## Given records
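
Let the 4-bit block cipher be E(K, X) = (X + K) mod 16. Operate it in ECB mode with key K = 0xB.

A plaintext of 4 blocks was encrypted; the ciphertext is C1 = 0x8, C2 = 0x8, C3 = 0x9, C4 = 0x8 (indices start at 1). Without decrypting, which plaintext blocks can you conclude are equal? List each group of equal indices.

P1 = P2 = P4

ECB encrypts each block independently with the same key, so equal ciphertext blocks imply equal plaintext blocks.
C1 = C2 = C4 = 0x8, so P1 = P2 = P4.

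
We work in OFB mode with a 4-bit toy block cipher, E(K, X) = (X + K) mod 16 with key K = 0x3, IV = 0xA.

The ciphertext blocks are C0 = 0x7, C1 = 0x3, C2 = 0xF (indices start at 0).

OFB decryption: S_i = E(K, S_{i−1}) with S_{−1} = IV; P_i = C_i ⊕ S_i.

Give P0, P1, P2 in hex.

P0: S = E(K, 0xA) = 0xD; 0x7 ⊕ 0xD = 0xA.
P1: S = E(K, 0xD) = 0x0; 0x3 ⊕ 0x0 = 0x3.
P2: S = E(K, 0x0) = 0x3; 0xF ⊕ 0x3 = 0xC.

P0 = 0xA, P1 = 0x3, P2 = 0xC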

## Exercise directions
Each record needs to be given again exactly.

## Exercise solution
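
Let the 4-bit block cipher be E(K, X) = (X + K) mod 16. Operate it in ECB mode with key K = 0xB.

A plaintext of 4 blocks was encrypted; the ciphertext is C1 = 0x8, C2 = 0x8, C3 = 0x9, C4 = 0x8 (indices start at 1). Without decrypting, which plaintext blocks can you conclude are equal? List each group of equal indices.

P1 = P2 = P4

ECB encrypts each block independently with the same key, so equal ciphertext blocks imply equal plaintext blocks.
C1 = C2 = C4 = 0x8, so P1 = P2 = P4.

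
We work in OFB mode with a 4-bit toy block cipher, E(K, X) = (X + K) mod 16 with key K = 0x3, IV = 0xA.

The ciphertext blocks are C0 = 0x7, C1 = 0x3, C2 = 0xF (indices start at 0).

OFB decryption: S_i = E(K, S_{i−1}) with S_{−1} = IV; P_i = C_i ⊕ S_i.

Give P0, P1, P2 in hex.

P0: S = E(K, 0xA) = 0xD; 0x7 ⊕ 0xD = 0xA.
P1: S = E(K, 0xD) = 0x0; 0x3 ⊕ 0x0 = 0x3.
P2: S = E(K, 0x0) = 0x3; 0xF ⊕ 0x3 = 0xC.

P0 = 0xA, P1 = 0x3, P2 = 0xC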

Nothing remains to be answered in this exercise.